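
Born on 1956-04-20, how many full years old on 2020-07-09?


Birth: 1956-04-20
Reference: 2020-07-09
Year difference: 2020 - 1956 = 64

64 years old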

◆ TASK REQUIREMENTS:
Repeat the lines above exactly.

◆ RESPONSE FOR THIS EXERCISE:
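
Born on 1956-04-20, how many full years old on 2020-07-09?


Birth: 1956-04-20
Reference: 2020-07-09
Year difference: 2020 - 1956 = 64

64 years old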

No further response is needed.